Each entry is to be retyped exactly as it stands.

Start of Data provided

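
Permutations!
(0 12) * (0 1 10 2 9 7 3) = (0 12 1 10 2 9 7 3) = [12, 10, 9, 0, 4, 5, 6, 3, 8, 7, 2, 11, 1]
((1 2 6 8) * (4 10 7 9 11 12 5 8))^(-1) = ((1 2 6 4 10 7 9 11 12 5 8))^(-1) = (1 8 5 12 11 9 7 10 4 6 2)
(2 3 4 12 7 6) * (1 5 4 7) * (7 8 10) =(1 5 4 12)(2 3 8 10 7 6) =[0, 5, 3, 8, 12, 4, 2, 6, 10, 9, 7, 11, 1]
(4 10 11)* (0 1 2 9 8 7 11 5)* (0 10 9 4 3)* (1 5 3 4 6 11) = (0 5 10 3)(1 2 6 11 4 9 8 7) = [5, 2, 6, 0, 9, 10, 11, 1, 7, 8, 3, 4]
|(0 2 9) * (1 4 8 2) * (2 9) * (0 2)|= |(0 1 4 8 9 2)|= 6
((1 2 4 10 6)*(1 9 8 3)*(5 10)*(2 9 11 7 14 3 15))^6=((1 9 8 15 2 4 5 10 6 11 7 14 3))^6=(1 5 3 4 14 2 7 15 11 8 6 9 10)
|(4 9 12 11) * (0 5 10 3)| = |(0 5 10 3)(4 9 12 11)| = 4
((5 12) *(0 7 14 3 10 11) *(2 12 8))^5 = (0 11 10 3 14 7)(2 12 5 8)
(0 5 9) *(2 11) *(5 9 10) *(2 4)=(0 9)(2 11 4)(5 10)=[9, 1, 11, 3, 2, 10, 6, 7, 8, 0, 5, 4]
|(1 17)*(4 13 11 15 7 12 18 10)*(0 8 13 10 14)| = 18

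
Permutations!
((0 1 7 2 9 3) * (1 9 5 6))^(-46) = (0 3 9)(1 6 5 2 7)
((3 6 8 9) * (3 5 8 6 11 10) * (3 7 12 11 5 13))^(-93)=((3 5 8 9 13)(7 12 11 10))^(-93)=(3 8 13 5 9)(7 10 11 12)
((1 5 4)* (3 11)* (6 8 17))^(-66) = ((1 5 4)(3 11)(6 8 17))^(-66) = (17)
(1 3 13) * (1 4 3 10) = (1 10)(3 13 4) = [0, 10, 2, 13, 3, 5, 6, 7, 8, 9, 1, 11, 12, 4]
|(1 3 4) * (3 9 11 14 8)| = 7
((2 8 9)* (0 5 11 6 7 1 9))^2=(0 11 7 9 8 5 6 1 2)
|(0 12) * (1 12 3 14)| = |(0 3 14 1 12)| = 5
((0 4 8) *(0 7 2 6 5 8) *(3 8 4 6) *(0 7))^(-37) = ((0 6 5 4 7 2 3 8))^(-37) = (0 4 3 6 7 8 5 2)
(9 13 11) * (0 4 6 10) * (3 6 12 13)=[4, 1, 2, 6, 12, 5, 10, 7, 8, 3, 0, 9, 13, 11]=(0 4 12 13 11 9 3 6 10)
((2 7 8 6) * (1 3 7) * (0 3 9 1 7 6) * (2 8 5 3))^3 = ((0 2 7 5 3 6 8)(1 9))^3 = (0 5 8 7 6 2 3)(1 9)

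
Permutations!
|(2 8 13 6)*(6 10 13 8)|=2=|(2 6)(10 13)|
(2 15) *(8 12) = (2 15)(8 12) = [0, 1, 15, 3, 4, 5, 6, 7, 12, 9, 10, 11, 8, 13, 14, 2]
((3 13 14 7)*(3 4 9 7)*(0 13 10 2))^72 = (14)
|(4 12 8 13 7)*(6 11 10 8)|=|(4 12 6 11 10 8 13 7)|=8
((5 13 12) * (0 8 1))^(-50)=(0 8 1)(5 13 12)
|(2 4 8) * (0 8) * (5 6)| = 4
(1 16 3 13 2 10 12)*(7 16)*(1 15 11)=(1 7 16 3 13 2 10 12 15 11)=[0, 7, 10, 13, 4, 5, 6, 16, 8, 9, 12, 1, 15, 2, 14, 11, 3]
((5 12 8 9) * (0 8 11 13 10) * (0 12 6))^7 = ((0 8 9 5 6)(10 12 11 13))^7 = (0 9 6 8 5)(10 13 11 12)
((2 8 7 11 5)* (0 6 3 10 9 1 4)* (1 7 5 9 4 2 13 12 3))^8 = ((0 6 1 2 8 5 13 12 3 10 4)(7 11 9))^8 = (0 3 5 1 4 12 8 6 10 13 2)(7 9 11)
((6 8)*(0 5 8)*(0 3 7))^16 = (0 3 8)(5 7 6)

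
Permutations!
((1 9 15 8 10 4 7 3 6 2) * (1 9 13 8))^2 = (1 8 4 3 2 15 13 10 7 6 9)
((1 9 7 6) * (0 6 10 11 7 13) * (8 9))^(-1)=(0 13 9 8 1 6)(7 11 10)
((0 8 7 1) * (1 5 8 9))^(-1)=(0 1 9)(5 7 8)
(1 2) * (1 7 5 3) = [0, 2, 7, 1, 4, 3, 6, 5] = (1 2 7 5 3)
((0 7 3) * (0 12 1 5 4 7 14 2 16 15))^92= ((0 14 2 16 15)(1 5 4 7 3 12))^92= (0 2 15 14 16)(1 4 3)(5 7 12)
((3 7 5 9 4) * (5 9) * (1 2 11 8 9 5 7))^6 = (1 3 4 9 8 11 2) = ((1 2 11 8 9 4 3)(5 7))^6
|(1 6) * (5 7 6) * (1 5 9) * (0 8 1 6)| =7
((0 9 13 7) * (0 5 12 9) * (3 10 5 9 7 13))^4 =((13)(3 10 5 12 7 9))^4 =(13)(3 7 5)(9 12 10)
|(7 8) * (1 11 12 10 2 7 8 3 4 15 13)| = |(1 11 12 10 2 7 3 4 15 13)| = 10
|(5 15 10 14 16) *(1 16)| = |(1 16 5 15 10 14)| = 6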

End of Data provided

> **Reply to the exercise**
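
Permutations!
(0 12) * (0 1 10 2 9 7 3) = (0 12 1 10 2 9 7 3) = [12, 10, 9, 0, 4, 5, 6, 3, 8, 7, 2, 11, 1]
((1 2 6 8) * (4 10 7 9 11 12 5 8))^(-1) = ((1 2 6 4 10 7 9 11 12 5 8))^(-1) = (1 8 5 12 11 9 7 10 4 6 2)
(2 3 4 12 7 6) * (1 5 4 7) * (7 8 10) =(1 5 4 12)(2 3 8 10 7 6) =[0, 5, 3, 8, 12, 4, 2, 6, 10, 9, 7, 11, 1]
(4 10 11)* (0 1 2 9 8 7 11 5)* (0 10 9 4 3)* (1 5 3 4 6 11) = (0 5 10 3)(1 2 6 11 4 9 8 7) = [5, 2, 6, 0, 9, 10, 11, 1, 7, 8, 3, 4]
|(0 2 9) * (1 4 8 2) * (2 9) * (0 2)|= |(0 1 4 8 9 2)|= 6
((1 2 4 10 6)*(1 9 8 3)*(5 10)*(2 9 11 7 14 3 15))^6=((1 9 8 15 2 4 5 10 6 11 7 14 3))^6=(1 5 3 4 14 2 7 15 11 8 6 9 10)
|(4 9 12 11) * (0 5 10 3)| = |(0 5 10 3)(4 9 12 11)| = 4
((5 12) *(0 7 14 3 10 11) *(2 12 8))^5 = (0 11 10 3 14 7)(2 12 5 8)
(0 5 9) *(2 11) *(5 9 10) *(2 4)=(0 9)(2 11 4)(5 10)=[9, 1, 11, 3, 2, 10, 6, 7, 8, 0, 5, 4]
|(1 17)*(4 13 11 15 7 12 18 10)*(0 8 13 10 14)| = 18

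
Permutations!
((0 1 7 2 9 3) * (1 9 5 6))^(-46) = (0 3 9)(1 6 5 2 7)
((3 6 8 9) * (3 5 8 6 11 10) * (3 7 12 11 5 13))^(-93)=((3 5 8 9 13)(7 12 11 10))^(-93)=(3 8 13 5 9)(7 10 11 12)
((1 5 4)* (3 11)* (6 8 17))^(-66) = ((1 5 4)(3 11)(6 8 17))^(-66) = (17)
(1 3 13) * (1 4 3 10) = (1 10)(3 13 4) = [0, 10, 2, 13, 3, 5, 6, 7, 8, 9, 1, 11, 12, 4]
|(1 3 4) * (3 9 11 14 8)| = 7
((2 8 9)* (0 5 11 6 7 1 9))^2=(0 11 7 9 8 5 6 1 2)
|(0 12) * (1 12 3 14)| = |(0 3 14 1 12)| = 5
((0 4 8) *(0 7 2 6 5 8) *(3 8 4 6) *(0 7))^(-37) = ((0 6 5 4 7 2 3 8))^(-37) = (0 4 3 6 7 8 5 2)
(9 13 11) * (0 4 6 10) * (3 6 12 13)=[4, 1, 2, 6, 12, 5, 10, 7, 8, 3, 0, 9, 13, 11]=(0 4 12 13 11 9 3 6 10)
((2 7 8 6) * (1 3 7) * (0 3 9 1 7 6) * (2 8 5 3))^3 = ((0 2 7 5 3 6 8)(1 9))^3 = (0 5 8 7 6 2 3)(1 9)

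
Permutations!
|(2 8 13 6)*(6 10 13 8)|=2=|(2 6)(10 13)|
(2 15) *(8 12) = (2 15)(8 12) = [0, 1, 15, 3, 4, 5, 6, 7, 12, 9, 10, 11, 8, 13, 14, 2]
((3 13 14 7)*(3 4 9 7)*(0 13 10 2))^72 = (14)
|(4 12 8 13 7)*(6 11 10 8)|=|(4 12 6 11 10 8 13 7)|=8
((5 13 12) * (0 8 1))^(-50)=(0 8 1)(5 13 12)
|(2 4 8) * (0 8) * (5 6)| = 4
(1 16 3 13 2 10 12)*(7 16)*(1 15 11)=(1 7 16 3 13 2 10 12 15 11)=[0, 7, 10, 13, 4, 5, 6, 16, 8, 9, 12, 1, 15, 2, 14, 11, 3]
((5 12 8 9) * (0 8 11 13 10) * (0 12 6))^7 = ((0 8 9 5 6)(10 12 11 13))^7 = (0 9 6 8 5)(10 13 11 12)
((2 8 7 11 5)* (0 6 3 10 9 1 4)* (1 7 5 9 4 2 13 12 3))^8 = ((0 6 1 2 8 5 13 12 3 10 4)(7 11 9))^8 = (0 3 5 1 4 12 8 6 10 13 2)(7 9 11)
((6 8)*(0 5 8)*(0 3 7))^16 = (0 3 8)(5 7 6)

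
Permutations!
((1 9 15 8 10 4 7 3 6 2) * (1 9 13 8))^2 = (1 8 4 3 2 15 13 10 7 6 9)
((1 9 7 6) * (0 6 10 11 7 13) * (8 9))^(-1)=(0 13 9 8 1 6)(7 11 10)
((0 8 7 1) * (1 5 8 9))^(-1)=(0 1 9)(5 7 8)
(1 2) * (1 7 5 3) = [0, 2, 7, 1, 4, 3, 6, 5] = (1 2 7 5 3)
((0 7 3) * (0 12 1 5 4 7 14 2 16 15))^92= ((0 14 2 16 15)(1 5 4 7 3 12))^92= (0 2 15 14 16)(1 4 3)(5 7 12)
((3 7 5 9 4) * (5 9) * (1 2 11 8 9 5 7))^6 = (1 3 4 9 8 11 2) = ((1 2 11 8 9 4 3)(5 7))^6
|(1 6) * (5 7 6) * (1 5 9) * (0 8 1 6)| =7
((0 9 13 7) * (0 5 12 9) * (3 10 5 9 7 13))^4 =((13)(3 10 5 12 7 9))^4 =(13)(3 7 5)(9 12 10)
|(7 8) * (1 11 12 10 2 7 8 3 4 15 13)| = |(1 11 12 10 2 7 3 4 15 13)| = 10
|(5 15 10 14 16) *(1 16)| = |(1 16 5 15 10 14)| = 6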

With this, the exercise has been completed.